Task directions: Reproduce the entries in full, with no changes.

Data to examine:
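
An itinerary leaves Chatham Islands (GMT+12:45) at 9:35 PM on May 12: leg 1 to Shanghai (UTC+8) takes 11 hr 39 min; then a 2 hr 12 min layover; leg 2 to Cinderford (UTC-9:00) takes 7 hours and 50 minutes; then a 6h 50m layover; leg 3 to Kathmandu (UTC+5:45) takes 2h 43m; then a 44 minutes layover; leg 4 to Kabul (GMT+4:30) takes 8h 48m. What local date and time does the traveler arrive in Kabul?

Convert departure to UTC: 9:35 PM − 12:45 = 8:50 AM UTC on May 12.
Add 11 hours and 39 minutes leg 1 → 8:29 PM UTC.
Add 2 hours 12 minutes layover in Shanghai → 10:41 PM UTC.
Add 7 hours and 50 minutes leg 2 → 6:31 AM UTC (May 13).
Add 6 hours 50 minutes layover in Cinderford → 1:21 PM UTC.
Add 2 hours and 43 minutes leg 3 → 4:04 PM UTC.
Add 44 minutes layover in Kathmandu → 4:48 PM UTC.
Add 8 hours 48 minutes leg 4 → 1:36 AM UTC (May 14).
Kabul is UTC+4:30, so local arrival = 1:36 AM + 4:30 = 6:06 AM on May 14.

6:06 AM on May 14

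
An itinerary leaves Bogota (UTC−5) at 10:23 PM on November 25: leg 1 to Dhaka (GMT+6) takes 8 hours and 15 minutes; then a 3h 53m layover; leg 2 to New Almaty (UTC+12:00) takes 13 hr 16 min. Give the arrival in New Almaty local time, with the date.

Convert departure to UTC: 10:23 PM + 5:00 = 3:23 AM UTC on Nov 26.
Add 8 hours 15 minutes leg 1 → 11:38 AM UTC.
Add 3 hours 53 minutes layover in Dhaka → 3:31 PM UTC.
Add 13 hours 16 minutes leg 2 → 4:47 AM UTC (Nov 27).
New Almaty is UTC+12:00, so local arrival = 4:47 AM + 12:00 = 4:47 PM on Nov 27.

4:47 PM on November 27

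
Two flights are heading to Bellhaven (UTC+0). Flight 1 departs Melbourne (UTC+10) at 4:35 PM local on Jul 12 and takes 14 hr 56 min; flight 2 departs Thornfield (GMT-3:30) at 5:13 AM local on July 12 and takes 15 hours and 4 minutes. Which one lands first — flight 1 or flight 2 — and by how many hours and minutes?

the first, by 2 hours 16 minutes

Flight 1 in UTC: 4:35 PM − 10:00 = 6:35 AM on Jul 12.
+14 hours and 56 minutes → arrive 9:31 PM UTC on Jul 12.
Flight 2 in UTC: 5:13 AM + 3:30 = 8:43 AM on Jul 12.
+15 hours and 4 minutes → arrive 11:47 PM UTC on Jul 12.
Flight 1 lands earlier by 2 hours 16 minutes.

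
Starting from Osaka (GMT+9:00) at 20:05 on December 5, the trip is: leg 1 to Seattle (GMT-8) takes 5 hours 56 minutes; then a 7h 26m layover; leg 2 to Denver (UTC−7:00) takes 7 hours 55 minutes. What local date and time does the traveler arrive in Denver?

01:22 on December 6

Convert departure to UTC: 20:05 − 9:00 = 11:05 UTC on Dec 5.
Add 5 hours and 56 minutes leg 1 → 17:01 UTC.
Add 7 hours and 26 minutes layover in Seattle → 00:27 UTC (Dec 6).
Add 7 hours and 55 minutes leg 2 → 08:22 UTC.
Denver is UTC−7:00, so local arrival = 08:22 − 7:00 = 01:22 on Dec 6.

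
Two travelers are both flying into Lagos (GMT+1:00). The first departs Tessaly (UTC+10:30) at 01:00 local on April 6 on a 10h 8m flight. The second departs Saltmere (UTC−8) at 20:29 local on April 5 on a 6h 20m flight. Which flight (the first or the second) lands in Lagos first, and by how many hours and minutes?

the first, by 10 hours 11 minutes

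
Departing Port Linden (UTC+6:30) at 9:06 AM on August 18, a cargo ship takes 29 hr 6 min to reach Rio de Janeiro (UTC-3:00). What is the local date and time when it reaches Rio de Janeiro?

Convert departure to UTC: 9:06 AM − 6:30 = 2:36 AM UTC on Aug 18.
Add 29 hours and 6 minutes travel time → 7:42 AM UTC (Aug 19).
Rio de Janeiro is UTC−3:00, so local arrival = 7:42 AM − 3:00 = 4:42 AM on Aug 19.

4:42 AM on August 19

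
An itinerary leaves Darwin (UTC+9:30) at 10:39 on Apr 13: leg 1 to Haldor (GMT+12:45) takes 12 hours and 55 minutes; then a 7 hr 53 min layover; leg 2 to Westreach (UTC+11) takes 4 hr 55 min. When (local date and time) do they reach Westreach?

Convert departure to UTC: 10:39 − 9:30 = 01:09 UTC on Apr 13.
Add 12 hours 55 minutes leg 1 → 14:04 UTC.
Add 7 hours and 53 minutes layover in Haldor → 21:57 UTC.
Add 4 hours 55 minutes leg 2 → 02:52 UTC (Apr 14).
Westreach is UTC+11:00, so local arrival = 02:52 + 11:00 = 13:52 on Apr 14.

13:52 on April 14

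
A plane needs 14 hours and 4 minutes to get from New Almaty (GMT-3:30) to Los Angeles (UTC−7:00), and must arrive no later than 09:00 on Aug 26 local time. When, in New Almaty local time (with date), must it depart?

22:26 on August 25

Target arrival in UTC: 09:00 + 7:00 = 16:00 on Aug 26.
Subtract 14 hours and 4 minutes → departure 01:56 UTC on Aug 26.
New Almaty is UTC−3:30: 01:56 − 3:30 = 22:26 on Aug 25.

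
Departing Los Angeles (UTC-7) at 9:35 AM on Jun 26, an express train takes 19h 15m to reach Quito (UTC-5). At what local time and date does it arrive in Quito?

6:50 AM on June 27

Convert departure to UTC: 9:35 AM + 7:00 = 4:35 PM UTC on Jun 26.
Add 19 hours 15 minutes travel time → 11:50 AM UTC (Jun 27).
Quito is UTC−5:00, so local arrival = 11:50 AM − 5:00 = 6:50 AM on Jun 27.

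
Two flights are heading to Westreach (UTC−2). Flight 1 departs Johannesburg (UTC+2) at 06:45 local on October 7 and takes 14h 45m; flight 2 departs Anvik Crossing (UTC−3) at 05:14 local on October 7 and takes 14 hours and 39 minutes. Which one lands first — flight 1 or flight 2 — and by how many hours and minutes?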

Response:
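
An itinerary leaves Chatham Islands (GMT+12:45) at 9:35 PM on May 12: leg 1 to Shanghai (UTC+8) takes 11 hr 39 min; then a 2 hr 12 min layover; leg 2 to Cinderford (UTC-9:00) takes 7 hours and 50 minutes; then a 6h 50m layover; leg 3 to Kathmandu (UTC+5:45) takes 2h 43m; then a 44 minutes layover; leg 4 to Kabul (GMT+4:30) takes 8h 48m. What local date and time does the traveler arrive in Kabul?

Convert departure to UTC: 9:35 PM − 12:45 = 8:50 AM UTC on May 12.
Add 11 hours and 39 minutes leg 1 → 8:29 PM UTC.
Add 2 hours 12 minutes layover in Shanghai → 10:41 PM UTC.
Add 7 hours and 50 minutes leg 2 → 6:31 AM UTC (May 13).
Add 6 hours 50 minutes layover in Cinderford → 1:21 PM UTC.
Add 2 hours and 43 minutes leg 3 → 4:04 PM UTC.
Add 44 minutes layover in Kathmandu → 4:48 PM UTC.
Add 8 hours 48 minutes leg 4 → 1:36 AM UTC (May 14).
Kabul is UTC+4:30, so local arrival = 1:36 AM + 4:30 = 6:06 AM on May 14.

6:06 AM on May 14

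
An itinerary leaves Bogota (UTC−5) at 10:23 PM on November 25: leg 1 to Dhaka (GMT+6) takes 8 hours and 15 minutes; then a 3h 53m layover; leg 2 to New Almaty (UTC+12:00) takes 13 hr 16 min. Give the arrival in New Almaty local time, with the date.

Convert departure to UTC: 10:23 PM + 5:00 = 3:23 AM UTC on Nov 26.
Add 8 hours 15 minutes leg 1 → 11:38 AM UTC.
Add 3 hours 53 minutes layover in Dhaka → 3:31 PM UTC.
Add 13 hours 16 minutes leg 2 → 4:47 AM UTC (Nov 27).
New Almaty is UTC+12:00, so local arrival = 4:47 AM + 12:00 = 4:47 PM on Nov 27.

4:47 PM on November 27

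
Two flights are heading to Bellhaven (UTC+0). Flight 1 departs Melbourne (UTC+10) at 4:35 PM local on Jul 12 and takes 14 hr 56 min; flight 2 departs Thornfield (GMT-3:30) at 5:13 AM local on July 12 and takes 15 hours and 4 minutes. Which one lands first — flight 1 or flight 2 — and by how many hours and minutes?

the first, by 2 hours 16 minutes

Flight 1 in UTC: 4:35 PM − 10:00 = 6:35 AM on Jul 12.
+14 hours and 56 minutes → arrive 9:31 PM UTC on Jul 12.
Flight 2 in UTC: 5:13 AM + 3:30 = 8:43 AM on Jul 12.
+15 hours and 4 minutes → arrive 11:47 PM UTC on Jul 12.
Flight 1 lands earlier by 2 hours 16 minutes.

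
Starting from Osaka (GMT+9:00) at 20:05 on December 5, the trip is: leg 1 to Seattle (GMT-8) takes 5 hours 56 minutes; then a 7h 26m layover; leg 2 to Denver (UTC−7:00) takes 7 hours 55 minutes. What local date and time does the traveler arrive in Denver?

01:22 on December 6

Convert departure to UTC: 20:05 − 9:00 = 11:05 UTC on Dec 5.
Add 5 hours and 56 minutes leg 1 → 17:01 UTC.
Add 7 hours and 26 minutes layover in Seattle → 00:27 UTC (Dec 6).
Add 7 hours and 55 minutes leg 2 → 08:22 UTC.
Denver is UTC−7:00, so local arrival = 08:22 − 7:00 = 01:22 on Dec 6.

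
Two travelers are both flying into Lagos (GMT+1:00). The first departs Tessaly (UTC+10:30) at 01:00 local on April 6 on a 10h 8m flight. The second departs Saltmere (UTC−8) at 20:29 local on April 5 on a 6h 20m flight. Which flight (the first or the second) lands in Lagos first, and by how many hours and minutes?

the first, by 10 hours 11 minutes

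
Departing Port Linden (UTC+6:30) at 9:06 AM on August 18, a cargo ship takes 29 hr 6 min to reach Rio de Janeiro (UTC-3:00). What is the local date and time when it reaches Rio de Janeiro?

Convert departure to UTC: 9:06 AM − 6:30 = 2:36 AM UTC on Aug 18.
Add 29 hours and 6 minutes travel time → 7:42 AM UTC (Aug 19).
Rio de Janeiro is UTC−3:00, so local arrival = 7:42 AM − 3:00 = 4:42 AM on Aug 19.

4:42 AM on August 19

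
An itinerary leaves Darwin (UTC+9:30) at 10:39 on Apr 13: leg 1 to Haldor (GMT+12:45) takes 12 hours and 55 minutes; then a 7 hr 53 min layover; leg 2 to Westreach (UTC+11) takes 4 hr 55 min. When (local date and time) do they reach Westreach?

Convert departure to UTC: 10:39 − 9:30 = 01:09 UTC on Apr 13.
Add 12 hours 55 minutes leg 1 → 14:04 UTC.
Add 7 hours and 53 minutes layover in Haldor → 21:57 UTC.
Add 4 hours 55 minutes leg 2 → 02:52 UTC (Apr 14).
Westreach is UTC+11:00, so local arrival = 02:52 + 11:00 = 13:52 on Apr 14.

13:52 on April 14

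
A plane needs 14 hours and 4 minutes to get from New Almaty (GMT-3:30) to Los Angeles (UTC−7:00), and must arrive no later than 09:00 on Aug 26 local time. When, in New Almaty local time (with date), must it depart?

22:26 on August 25

Target arrival in UTC: 09:00 + 7:00 = 16:00 on Aug 26.
Subtract 14 hours and 4 minutes → departure 01:56 UTC on Aug 26.
New Almaty is UTC−3:30: 01:56 − 3:30 = 22:26 on Aug 25.

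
Departing Los Angeles (UTC-7) at 9:35 AM on Jun 26, an express train takes 19h 15m to reach Quito (UTC-5). At what local time and date does it arrive in Quito?

6:50 AM on June 27

Convert departure to UTC: 9:35 AM + 7:00 = 4:35 PM UTC on Jun 26.
Add 19 hours 15 minutes travel time → 11:50 AM UTC (Jun 27).
Quito is UTC−5:00, so local arrival = 11:50 AM − 5:00 = 6:50 AM on Jun 27.

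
Two flights are heading to Westreach (UTC−2). Flight 1 departs Johannesburg (UTC+2) at 06:45 local on October 7 and takes 14h 45m; flight 2 departs Anvik Crossing (UTC−3) at 05:14 local on October 7 and takes 14 hours and 39 minutes. Which one lands first — flight 1 or flight 2 — and by how many hours and minutes?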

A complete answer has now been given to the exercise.